Exercise goal: Copy exactly the last part of the entries, starting from the line with "The continued fraction expansion of the" and including the final line.

Saved entries
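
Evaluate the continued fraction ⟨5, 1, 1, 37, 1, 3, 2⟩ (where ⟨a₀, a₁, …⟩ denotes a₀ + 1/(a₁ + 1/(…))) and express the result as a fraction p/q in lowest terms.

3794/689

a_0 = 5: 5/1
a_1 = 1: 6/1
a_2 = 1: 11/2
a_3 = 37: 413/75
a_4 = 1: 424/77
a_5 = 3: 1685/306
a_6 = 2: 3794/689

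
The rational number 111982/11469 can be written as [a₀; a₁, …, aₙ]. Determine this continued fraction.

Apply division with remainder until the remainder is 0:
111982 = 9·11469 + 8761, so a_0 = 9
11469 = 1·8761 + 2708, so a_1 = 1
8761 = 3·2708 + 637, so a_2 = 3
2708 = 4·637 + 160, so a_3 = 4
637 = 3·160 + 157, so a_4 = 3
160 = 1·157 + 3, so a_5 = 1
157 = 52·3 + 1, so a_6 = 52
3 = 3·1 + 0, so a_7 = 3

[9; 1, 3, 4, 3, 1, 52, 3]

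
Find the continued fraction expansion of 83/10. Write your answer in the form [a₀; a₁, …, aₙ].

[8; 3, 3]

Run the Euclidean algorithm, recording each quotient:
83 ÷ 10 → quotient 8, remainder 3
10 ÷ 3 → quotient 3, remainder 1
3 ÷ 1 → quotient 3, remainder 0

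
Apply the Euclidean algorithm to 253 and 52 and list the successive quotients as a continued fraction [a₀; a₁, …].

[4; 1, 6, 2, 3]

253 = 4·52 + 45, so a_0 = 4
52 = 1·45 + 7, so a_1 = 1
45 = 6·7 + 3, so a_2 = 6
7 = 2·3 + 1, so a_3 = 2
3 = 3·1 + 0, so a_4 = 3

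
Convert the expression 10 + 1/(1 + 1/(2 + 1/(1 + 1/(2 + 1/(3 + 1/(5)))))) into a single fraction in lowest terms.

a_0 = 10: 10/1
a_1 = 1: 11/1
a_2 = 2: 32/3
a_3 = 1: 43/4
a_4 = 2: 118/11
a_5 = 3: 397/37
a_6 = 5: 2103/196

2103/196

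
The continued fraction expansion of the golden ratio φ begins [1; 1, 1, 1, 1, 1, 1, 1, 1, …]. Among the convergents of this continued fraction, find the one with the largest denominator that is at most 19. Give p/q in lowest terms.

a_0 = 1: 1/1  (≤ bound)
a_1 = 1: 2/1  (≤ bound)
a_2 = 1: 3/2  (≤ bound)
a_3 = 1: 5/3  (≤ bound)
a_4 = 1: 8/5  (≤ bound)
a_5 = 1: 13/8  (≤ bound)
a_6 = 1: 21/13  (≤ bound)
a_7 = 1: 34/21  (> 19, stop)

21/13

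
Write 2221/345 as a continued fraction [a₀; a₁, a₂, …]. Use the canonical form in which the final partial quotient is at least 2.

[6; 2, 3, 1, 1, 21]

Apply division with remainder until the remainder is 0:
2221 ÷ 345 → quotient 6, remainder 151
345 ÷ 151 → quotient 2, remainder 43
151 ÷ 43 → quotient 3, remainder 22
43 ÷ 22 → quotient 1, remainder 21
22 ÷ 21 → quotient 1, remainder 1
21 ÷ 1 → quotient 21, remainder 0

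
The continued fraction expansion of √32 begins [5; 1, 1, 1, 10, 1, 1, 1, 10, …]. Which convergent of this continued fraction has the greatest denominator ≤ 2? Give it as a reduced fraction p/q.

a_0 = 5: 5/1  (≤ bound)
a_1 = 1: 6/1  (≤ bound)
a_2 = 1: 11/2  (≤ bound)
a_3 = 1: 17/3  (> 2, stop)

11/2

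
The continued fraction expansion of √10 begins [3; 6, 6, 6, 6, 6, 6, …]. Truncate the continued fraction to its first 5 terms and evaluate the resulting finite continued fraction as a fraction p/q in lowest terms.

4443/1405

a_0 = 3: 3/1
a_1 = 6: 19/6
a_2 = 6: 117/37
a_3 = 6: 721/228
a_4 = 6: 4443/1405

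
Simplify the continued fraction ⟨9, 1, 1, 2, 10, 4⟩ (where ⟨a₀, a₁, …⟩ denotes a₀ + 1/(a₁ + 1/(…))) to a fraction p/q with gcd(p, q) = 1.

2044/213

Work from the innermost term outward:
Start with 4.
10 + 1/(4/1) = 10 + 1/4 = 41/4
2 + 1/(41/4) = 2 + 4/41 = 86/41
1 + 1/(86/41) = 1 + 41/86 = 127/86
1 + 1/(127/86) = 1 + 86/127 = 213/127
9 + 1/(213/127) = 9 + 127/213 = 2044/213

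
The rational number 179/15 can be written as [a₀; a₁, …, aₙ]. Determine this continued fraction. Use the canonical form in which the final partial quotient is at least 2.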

Response to the exercise:
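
The continued fraction expansion of the golden ratio φ begins [1; 1, 1, 1, 1, 1, 1, 1, 1, …]. Among the convergents of this continued fraction, find the one with the largest denominator that is at most 19. Give p/q in lowest terms.

a_0 = 1: 1/1  (≤ bound)
a_1 = 1: 2/1  (≤ bound)
a_2 = 1: 3/2  (≤ bound)
a_3 = 1: 5/3  (≤ bound)
a_4 = 1: 8/5  (≤ bound)
a_5 = 1: 13/8  (≤ bound)
a_6 = 1: 21/13  (≤ bound)
a_7 = 1: 34/21  (> 19, stop)

21/13

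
Write 2221/345 as a continued fraction [a₀; a₁, a₂, …]. Use the canonical form in which the final partial quotient is at least 2.

[6; 2, 3, 1, 1, 21]

Apply division with remainder until the remainder is 0:
2221 ÷ 345 → quotient 6, remainder 151
345 ÷ 151 → quotient 2, remainder 43
151 ÷ 43 → quotient 3, remainder 22
43 ÷ 22 → quotient 1, remainder 21
22 ÷ 21 → quotient 1, remainder 1
21 ÷ 1 → quotient 21, remainder 0

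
The continued fraction expansion of √32 begins [5; 1, 1, 1, 10, 1, 1, 1, 10, …]. Which convergent of this continued fraction has the greatest denominator ≤ 2? Give it as a reduced fraction p/q.

a_0 = 5: 5/1  (≤ bound)
a_1 = 1: 6/1  (≤ bound)
a_2 = 1: 11/2  (≤ bound)
a_3 = 1: 17/3  (> 2, stop)

11/2

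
The continued fraction expansion of √10 begins [3; 6, 6, 6, 6, 6, 6, …]. Truncate the continued fraction to its first 5 terms and evaluate the resulting finite continued fraction as a fraction p/q in lowest terms.

4443/1405

a_0 = 3: 3/1
a_1 = 6: 19/6
a_2 = 6: 117/37
a_3 = 6: 721/228
a_4 = 6: 4443/1405

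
Simplify the continued fraction ⟨9, 1, 1, 2, 10, 4⟩ (where ⟨a₀, a₁, …⟩ denotes a₀ + 1/(a₁ + 1/(…))) to a fraction p/q with gcd(p, q) = 1.

2044/213

Work from the innermost term outward:
Start with 4.
10 + 1/(4/1) = 10 + 1/4 = 41/4
2 + 1/(41/4) = 2 + 4/41 = 86/41
1 + 1/(86/41) = 1 + 41/86 = 127/86
1 + 1/(127/86) = 1 + 86/127 = 213/127
9 + 1/(213/127) = 9 + 127/213 = 2044/213

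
The rational number 179/15 can be written as [a₀; a₁, …, aₙ]. Determine this continued fraction. Use the canonical form in which the final partial quotient is at least 2.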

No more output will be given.